# Exercise input
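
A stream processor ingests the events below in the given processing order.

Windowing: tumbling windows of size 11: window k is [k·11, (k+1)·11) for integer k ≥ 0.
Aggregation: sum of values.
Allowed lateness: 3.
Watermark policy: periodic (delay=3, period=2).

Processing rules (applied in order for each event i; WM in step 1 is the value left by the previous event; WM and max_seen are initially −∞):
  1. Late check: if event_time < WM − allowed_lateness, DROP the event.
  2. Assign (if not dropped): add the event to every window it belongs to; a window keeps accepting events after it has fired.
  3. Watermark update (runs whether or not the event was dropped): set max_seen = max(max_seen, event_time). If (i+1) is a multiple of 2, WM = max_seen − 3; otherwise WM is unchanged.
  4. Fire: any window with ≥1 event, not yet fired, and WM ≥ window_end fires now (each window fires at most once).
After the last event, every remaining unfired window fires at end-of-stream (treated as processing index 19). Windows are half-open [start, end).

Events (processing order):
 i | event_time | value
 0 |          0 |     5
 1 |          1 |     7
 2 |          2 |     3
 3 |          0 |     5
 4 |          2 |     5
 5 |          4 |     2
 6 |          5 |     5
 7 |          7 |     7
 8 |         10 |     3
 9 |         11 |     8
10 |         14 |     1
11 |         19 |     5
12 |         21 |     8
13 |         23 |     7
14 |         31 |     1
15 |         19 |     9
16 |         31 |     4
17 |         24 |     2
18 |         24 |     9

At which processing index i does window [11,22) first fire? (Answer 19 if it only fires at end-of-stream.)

15

i=0 t=0 v=5: → [0,11); WM=−∞
i=1 t=1 v=7: → [0,11); WM=-2
i=2 t=2 v=3: → [0,11); WM=-2
i=3 t=0 v=5: → [0,11); WM=-1
i=4 t=2 v=5: → [0,11); WM=-1
i=5 t=4 v=2: → [0,11); WM=1
i=6 t=5 v=5: → [0,11); WM=1
i=7 t=7 v=7: → [0,11); WM=4
i=8 t=10 v=3: → [0,11); WM=4
i=9 t=11 v=8: → [11,22); WM=8
i=10 t=14 v=1: → [11,22); WM=8
i=11 t=19 v=5: → [11,22); WM=16; [0,11) fires=42
i=12 t=21 v=8: → [11,22); WM=16
i=13 t=23 v=7: → [22,33); WM=20
i=14 t=31 v=1: → [22,33); WM=20
i=15 t=19 v=9: → [11,22); WM=28; [11,22) fires=31
i=16 t=31 v=4: → [22,33); WM=28
i=17 t=24 v=2: DROP (t<28-3); WM=28
i=18 t=24 v=9: DROP (t<28-3); WM=28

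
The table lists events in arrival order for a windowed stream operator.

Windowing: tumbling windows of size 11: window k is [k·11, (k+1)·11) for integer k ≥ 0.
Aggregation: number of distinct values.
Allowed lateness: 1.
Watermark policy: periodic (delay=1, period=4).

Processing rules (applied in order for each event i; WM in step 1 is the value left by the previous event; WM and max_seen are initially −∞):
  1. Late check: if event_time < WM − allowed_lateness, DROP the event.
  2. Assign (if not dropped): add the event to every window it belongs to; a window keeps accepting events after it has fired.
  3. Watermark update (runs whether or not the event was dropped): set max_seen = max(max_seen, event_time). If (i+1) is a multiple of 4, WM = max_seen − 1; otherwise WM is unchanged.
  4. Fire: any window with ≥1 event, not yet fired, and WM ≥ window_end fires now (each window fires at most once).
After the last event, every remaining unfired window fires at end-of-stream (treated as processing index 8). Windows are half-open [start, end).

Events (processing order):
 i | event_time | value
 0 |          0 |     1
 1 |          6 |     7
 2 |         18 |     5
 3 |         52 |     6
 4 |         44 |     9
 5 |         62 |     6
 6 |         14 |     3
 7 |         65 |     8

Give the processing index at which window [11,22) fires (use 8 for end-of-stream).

3

i=0 t=0 v=1: → [0,11); WM=−∞
i=1 t=6 v=7: → [0,11); WM=−∞
i=2 t=18 v=5: → [11,22); WM=−∞
i=3 t=52 v=6: → [44,55); WM=51; [0,11) fires=2 [11,22) fires=1
i=4 t=44 v=9: DROP (t<51-1); WM=51
i=5 t=62 v=6: → [55,66); WM=51
i=6 t=14 v=3: DROP (t<51-1); WM=51
i=7 t=65 v=8: → [55,66); WM=64; [44,55) fires=1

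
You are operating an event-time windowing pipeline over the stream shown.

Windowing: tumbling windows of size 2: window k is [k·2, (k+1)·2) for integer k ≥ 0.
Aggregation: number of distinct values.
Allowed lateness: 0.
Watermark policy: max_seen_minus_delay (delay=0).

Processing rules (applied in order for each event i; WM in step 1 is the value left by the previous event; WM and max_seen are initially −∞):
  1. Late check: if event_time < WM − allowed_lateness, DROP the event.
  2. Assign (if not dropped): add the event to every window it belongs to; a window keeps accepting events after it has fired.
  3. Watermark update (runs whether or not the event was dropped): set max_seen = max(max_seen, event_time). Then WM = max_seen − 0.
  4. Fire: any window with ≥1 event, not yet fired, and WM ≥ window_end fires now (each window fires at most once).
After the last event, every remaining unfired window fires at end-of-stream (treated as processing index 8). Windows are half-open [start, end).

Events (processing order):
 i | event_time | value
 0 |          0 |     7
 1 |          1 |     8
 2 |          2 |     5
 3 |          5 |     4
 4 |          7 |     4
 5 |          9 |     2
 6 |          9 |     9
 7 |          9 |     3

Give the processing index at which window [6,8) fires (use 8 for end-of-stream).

i=0 t=0 v=7: → [0,2); WM=0
i=1 t=1 v=8: → [0,2); WM=1
i=2 t=2 v=5: → [2,4); WM=2; [0,2) fires=2
i=3 t=5 v=4: → [4,6); WM=5; [2,4) fires=1
i=4 t=7 v=4: → [6,8); WM=7; [4,6) fires=1
i=5 t=9 v=2: → [8,10); WM=9; [6,8) fires=1
i=6 t=9 v=9: → [8,10); WM=9
i=7 t=9 v=3: → [8,10); WM=9

5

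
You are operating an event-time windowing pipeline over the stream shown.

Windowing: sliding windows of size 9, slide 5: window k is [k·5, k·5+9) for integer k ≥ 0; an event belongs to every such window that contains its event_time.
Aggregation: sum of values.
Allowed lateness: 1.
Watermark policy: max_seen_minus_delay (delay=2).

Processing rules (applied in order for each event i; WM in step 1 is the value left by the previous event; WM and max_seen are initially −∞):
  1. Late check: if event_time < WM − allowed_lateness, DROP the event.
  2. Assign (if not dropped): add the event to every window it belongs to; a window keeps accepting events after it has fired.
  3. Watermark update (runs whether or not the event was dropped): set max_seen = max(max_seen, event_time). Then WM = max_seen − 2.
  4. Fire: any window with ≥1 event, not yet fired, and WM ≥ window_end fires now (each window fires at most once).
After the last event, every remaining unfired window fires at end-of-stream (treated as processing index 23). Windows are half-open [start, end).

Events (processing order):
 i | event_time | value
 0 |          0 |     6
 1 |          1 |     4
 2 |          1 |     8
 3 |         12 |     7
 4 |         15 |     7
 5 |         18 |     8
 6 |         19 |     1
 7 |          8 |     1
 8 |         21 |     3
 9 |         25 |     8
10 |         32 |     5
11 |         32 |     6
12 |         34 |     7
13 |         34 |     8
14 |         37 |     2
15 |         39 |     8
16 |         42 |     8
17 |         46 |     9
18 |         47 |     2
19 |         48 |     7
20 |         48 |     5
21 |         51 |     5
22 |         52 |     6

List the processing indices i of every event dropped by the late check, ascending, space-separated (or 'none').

i=0 t=0 v=6: → [0,9); WM=-2
i=1 t=1 v=4: → [0,9); WM=-1
i=2 t=1 v=8: → [0,9); WM=-1
i=3 t=12 v=7: → [10,19),[5,14); WM=10; [0,9) fires=18
i=4 t=15 v=7: → [15,24),[10,19); WM=13
i=5 t=18 v=8: → [15,24),[10,19); WM=16; [5,14) fires=7
i=6 t=19 v=1: → [15,24); WM=17
i=7 t=8 v=1: DROP (t<17-1); WM=17
i=8 t=21 v=3: → [20,29),[15,24); WM=19; [10,19) fires=22
i=9 t=25 v=8: → [25,34),[20,29); WM=23
i=10 t=32 v=5: → [30,39),[25,34); WM=30; [15,24) fires=19 [20,29) fires=11
i=11 t=32 v=6: → [30,39),[25,34); WM=30
i=12 t=34 v=7: → [30,39); WM=32
i=13 t=34 v=8: → [30,39); WM=32
i=14 t=37 v=2: → [35,44),[30,39); WM=35; [25,34) fires=19
i=15 t=39 v=8: → [35,44); WM=37
i=16 t=42 v=8: → [40,49),[35,44); WM=40; [30,39) fires=28
i=17 t=46 v=9: → [45,54),[40,49); WM=44; [35,44) fires=18
i=18 t=47 v=2: → [45,54),[40,49); WM=45
i=19 t=48 v=7: → [45,54),[40,49); WM=46
i=20 t=48 v=5: → [45,54),[40,49); WM=46
i=21 t=51 v=5: → [50,59),[45,54); WM=49; [40,49) fires=31
i=22 t=52 v=6: → [50,59),[45,54); WM=50

7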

# Your goal
Could you count the lines of the listing above that hold the word "otherwise" and give only the total?

# Response to the task
2